### WHAT TO DO
The records below are to be transcribed in full, exactly as given.

· · · · ·

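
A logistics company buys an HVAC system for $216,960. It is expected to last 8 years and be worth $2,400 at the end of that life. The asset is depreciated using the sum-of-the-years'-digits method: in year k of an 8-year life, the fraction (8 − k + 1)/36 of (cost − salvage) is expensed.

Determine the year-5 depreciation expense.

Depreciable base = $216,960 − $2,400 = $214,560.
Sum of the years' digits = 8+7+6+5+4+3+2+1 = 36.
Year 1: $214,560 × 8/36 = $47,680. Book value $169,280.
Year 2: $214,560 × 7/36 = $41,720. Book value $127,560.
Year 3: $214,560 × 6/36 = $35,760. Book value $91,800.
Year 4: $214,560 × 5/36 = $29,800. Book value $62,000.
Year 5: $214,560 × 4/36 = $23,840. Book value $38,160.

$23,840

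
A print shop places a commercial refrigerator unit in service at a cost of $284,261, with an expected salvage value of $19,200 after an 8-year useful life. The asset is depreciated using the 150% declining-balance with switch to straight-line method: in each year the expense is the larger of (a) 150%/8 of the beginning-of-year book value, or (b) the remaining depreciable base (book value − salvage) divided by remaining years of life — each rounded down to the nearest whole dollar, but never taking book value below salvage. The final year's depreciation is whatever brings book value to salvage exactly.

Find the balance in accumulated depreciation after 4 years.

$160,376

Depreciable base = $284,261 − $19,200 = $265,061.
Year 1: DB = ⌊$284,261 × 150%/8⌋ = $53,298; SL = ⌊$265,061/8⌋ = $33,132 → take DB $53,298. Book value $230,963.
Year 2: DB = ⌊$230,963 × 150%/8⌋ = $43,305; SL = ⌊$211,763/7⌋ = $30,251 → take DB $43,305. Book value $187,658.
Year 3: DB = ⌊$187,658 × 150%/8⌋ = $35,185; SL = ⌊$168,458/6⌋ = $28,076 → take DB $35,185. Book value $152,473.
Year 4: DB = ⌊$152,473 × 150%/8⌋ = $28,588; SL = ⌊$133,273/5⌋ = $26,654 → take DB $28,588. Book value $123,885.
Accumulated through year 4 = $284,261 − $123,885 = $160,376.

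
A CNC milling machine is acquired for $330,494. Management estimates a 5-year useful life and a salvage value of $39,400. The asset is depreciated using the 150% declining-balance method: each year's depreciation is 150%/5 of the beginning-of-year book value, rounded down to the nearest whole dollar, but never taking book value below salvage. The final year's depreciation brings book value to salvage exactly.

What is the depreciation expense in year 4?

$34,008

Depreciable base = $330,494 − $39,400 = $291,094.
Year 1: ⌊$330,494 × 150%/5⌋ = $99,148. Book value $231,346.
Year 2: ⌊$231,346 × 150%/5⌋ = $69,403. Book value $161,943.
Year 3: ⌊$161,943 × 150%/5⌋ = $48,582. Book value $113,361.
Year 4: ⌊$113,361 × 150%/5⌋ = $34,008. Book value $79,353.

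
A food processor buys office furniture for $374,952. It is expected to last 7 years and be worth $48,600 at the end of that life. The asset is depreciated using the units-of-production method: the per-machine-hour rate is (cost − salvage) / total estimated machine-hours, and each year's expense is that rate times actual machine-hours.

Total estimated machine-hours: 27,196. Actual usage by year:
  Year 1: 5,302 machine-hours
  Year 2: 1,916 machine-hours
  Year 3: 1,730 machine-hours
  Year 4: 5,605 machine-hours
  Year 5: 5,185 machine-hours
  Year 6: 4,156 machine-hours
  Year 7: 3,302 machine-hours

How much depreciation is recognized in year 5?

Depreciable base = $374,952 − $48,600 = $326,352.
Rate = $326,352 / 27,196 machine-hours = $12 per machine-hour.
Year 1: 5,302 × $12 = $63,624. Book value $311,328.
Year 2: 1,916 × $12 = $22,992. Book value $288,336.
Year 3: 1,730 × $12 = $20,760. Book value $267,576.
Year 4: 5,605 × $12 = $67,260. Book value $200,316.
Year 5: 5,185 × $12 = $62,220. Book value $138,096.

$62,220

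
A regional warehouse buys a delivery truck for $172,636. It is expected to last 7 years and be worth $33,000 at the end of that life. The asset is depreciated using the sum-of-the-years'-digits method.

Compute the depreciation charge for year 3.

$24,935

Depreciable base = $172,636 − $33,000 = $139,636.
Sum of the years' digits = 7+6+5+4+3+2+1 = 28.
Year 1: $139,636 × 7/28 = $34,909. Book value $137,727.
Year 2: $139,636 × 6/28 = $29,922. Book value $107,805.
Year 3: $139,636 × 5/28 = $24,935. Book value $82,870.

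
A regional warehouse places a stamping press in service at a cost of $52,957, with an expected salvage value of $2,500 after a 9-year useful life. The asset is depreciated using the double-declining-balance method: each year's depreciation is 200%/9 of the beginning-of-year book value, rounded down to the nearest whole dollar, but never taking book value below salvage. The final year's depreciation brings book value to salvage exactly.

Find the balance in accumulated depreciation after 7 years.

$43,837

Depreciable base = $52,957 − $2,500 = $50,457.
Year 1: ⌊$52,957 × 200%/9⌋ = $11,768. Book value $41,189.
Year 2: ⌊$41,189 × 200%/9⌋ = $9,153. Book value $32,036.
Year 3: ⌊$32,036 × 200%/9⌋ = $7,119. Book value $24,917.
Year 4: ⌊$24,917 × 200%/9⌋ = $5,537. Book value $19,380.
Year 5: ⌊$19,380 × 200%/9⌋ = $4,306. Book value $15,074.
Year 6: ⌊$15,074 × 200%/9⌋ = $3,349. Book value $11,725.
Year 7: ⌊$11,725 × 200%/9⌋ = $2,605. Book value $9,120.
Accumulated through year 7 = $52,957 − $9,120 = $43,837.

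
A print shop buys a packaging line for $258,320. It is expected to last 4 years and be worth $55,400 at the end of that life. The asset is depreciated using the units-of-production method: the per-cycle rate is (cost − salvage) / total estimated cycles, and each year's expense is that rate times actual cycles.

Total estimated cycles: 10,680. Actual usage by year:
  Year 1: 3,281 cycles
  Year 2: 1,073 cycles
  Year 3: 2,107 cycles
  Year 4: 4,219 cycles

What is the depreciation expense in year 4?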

· · · · ·

### WRITTEN SOLUTION
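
A logistics company buys an HVAC system for $216,960. It is expected to last 8 years and be worth $2,400 at the end of that life. The asset is depreciated using the sum-of-the-years'-digits method: in year k of an 8-year life, the fraction (8 − k + 1)/36 of (cost − salvage) is expensed.

Determine the year-5 depreciation expense.

Depreciable base = $216,960 − $2,400 = $214,560.
Sum of the years' digits = 8+7+6+5+4+3+2+1 = 36.
Year 1: $214,560 × 8/36 = $47,680. Book value $169,280.
Year 2: $214,560 × 7/36 = $41,720. Book value $127,560.
Year 3: $214,560 × 6/36 = $35,760. Book value $91,800.
Year 4: $214,560 × 5/36 = $29,800. Book value $62,000.
Year 5: $214,560 × 4/36 = $23,840. Book value $38,160.

$23,840

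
A print shop places a commercial refrigerator unit in service at a cost of $284,261, with an expected salvage value of $19,200 after an 8-year useful life. The asset is depreciated using the 150% declining-balance with switch to straight-line method: in each year the expense is the larger of (a) 150%/8 of the beginning-of-year book value, or (b) the remaining depreciable base (book value − salvage) divided by remaining years of life — each rounded down to the nearest whole dollar, but never taking book value below salvage. The final year's depreciation is whatever brings book value to salvage exactly.

Find the balance in accumulated depreciation after 4 years.

$160,376

Depreciable base = $284,261 − $19,200 = $265,061.
Year 1: DB = ⌊$284,261 × 150%/8⌋ = $53,298; SL = ⌊$265,061/8⌋ = $33,132 → take DB $53,298. Book value $230,963.
Year 2: DB = ⌊$230,963 × 150%/8⌋ = $43,305; SL = ⌊$211,763/7⌋ = $30,251 → take DB $43,305. Book value $187,658.
Year 3: DB = ⌊$187,658 × 150%/8⌋ = $35,185; SL = ⌊$168,458/6⌋ = $28,076 → take DB $35,185. Book value $152,473.
Year 4: DB = ⌊$152,473 × 150%/8⌋ = $28,588; SL = ⌊$133,273/5⌋ = $26,654 → take DB $28,588. Book value $123,885.
Accumulated through year 4 = $284,261 − $123,885 = $160,376.

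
A CNC milling machine is acquired for $330,494. Management estimates a 5-year useful life and a salvage value of $39,400. The asset is depreciated using the 150% declining-balance method: each year's depreciation is 150%/5 of the beginning-of-year book value, rounded down to the nearest whole dollar, but never taking book value below salvage. The final year's depreciation brings book value to salvage exactly.

What is the depreciation expense in year 4?

$34,008

Depreciable base = $330,494 − $39,400 = $291,094.
Year 1: ⌊$330,494 × 150%/5⌋ = $99,148. Book value $231,346.
Year 2: ⌊$231,346 × 150%/5⌋ = $69,403. Book value $161,943.
Year 3: ⌊$161,943 × 150%/5⌋ = $48,582. Book value $113,361.
Year 4: ⌊$113,361 × 150%/5⌋ = $34,008. Book value $79,353.

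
A food processor buys office furniture for $374,952. It is expected to last 7 years and be worth $48,600 at the end of that life. The asset is depreciated using the units-of-production method: the per-machine-hour rate is (cost − salvage) / total estimated machine-hours, and each year's expense is that rate times actual machine-hours.

Total estimated machine-hours: 27,196. Actual usage by year:
  Year 1: 5,302 machine-hours
  Year 2: 1,916 machine-hours
  Year 3: 1,730 machine-hours
  Year 4: 5,605 machine-hours
  Year 5: 5,185 machine-hours
  Year 6: 4,156 machine-hours
  Year 7: 3,302 machine-hours

How much depreciation is recognized in year 5?

Depreciable base = $374,952 − $48,600 = $326,352.
Rate = $326,352 / 27,196 machine-hours = $12 per machine-hour.
Year 1: 5,302 × $12 = $63,624. Book value $311,328.
Year 2: 1,916 × $12 = $22,992. Book value $288,336.
Year 3: 1,730 × $12 = $20,760. Book value $267,576.
Year 4: 5,605 × $12 = $67,260. Book value $200,316.
Year 5: 5,185 × $12 = $62,220. Book value $138,096.

$62,220

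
A regional warehouse buys a delivery truck for $172,636. It is expected to last 7 years and be worth $33,000 at the end of that life. The asset is depreciated using the sum-of-the-years'-digits method.

Compute the depreciation charge for year 3.

$24,935

Depreciable base = $172,636 − $33,000 = $139,636.
Sum of the years' digits = 7+6+5+4+3+2+1 = 28.
Year 1: $139,636 × 7/28 = $34,909. Book value $137,727.
Year 2: $139,636 × 6/28 = $29,922. Book value $107,805.
Year 3: $139,636 × 5/28 = $24,935. Book value $82,870.

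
A regional warehouse places a stamping press in service at a cost of $52,957, with an expected salvage value of $2,500 after a 9-year useful life. The asset is depreciated using the double-declining-balance method: each year's depreciation is 200%/9 of the beginning-of-year book value, rounded down to the nearest whole dollar, but never taking book value below salvage. The final year's depreciation brings book value to salvage exactly.

Find the balance in accumulated depreciation after 7 years.

$43,837

Depreciable base = $52,957 − $2,500 = $50,457.
Year 1: ⌊$52,957 × 200%/9⌋ = $11,768. Book value $41,189.
Year 2: ⌊$41,189 × 200%/9⌋ = $9,153. Book value $32,036.
Year 3: ⌊$32,036 × 200%/9⌋ = $7,119. Book value $24,917.
Year 4: ⌊$24,917 × 200%/9⌋ = $5,537. Book value $19,380.
Year 5: ⌊$19,380 × 200%/9⌋ = $4,306. Book value $15,074.
Year 6: ⌊$15,074 × 200%/9⌋ = $3,349. Book value $11,725.
Year 7: ⌊$11,725 × 200%/9⌋ = $2,605. Book value $9,120.
Accumulated through year 7 = $52,957 − $9,120 = $43,837.

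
A print shop buys a packaging line for $258,320. It is expected to last 4 years and be worth $55,400 at the end of that life. The asset is depreciated using the units-of-production method: the per-cycle rate is (cost − salvage) / total estimated cycles, and each year's expense is that rate times actual cycles.

Total estimated cycles: 10,680. Actual usage by year:
  Year 1: 3,281 cycles
  Year 2: 1,073 cycles
  Year 3: 2,107 cycles
  Year 4: 4,219 cycles

What is the depreciation expense in year 4?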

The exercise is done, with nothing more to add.